Instructions to follow
Please restate the data exactly, from the first line to the last.

(Recorded data)
_____
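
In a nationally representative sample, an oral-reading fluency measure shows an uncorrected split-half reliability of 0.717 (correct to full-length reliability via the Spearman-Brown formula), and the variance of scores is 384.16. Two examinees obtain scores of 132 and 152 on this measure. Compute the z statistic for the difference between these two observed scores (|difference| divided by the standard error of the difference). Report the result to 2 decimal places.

σ = 384.16^(1/2) = 19.6000
Spearman-Brown: r = 2(0.717) / (1 + 0.717) = 1.4340 / 1.7170 ≈ 0.8352
SEM = 19.6000·√(1 − 0.8352) ≈ 7.9573
SE_diff = SEM · √2 ≈ 7.9573 · 1.4142 ≈ 11.2533
z = 20 / 11.2533 ≈ 1.7773

1.78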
_____
Solution
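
In a nationally representative sample, an oral-reading fluency measure shows an uncorrected split-half reliability of 0.717 (correct to full-length reliability via the Spearman-Brown formula), and the variance of scores is 384.16. Two examinees obtain scores of 132 and 152 on this measure. Compute the z statistic for the difference between these two observed scores (|difference| divided by the standard error of the difference). Report the result to 2 decimal places.

σ = 384.16^(1/2) = 19.6000
Spearman-Brown: r = 2(0.717) / (1 + 0.717) = 1.4340 / 1.7170 ≈ 0.8352
SEM = 19.6000·√(1 − 0.8352) ≈ 7.9573
SE_diff = SEM · √2 ≈ 7.9573 · 1.4142 ≈ 11.2533
z = 20 / 11.2533 ≈ 1.7773

1.78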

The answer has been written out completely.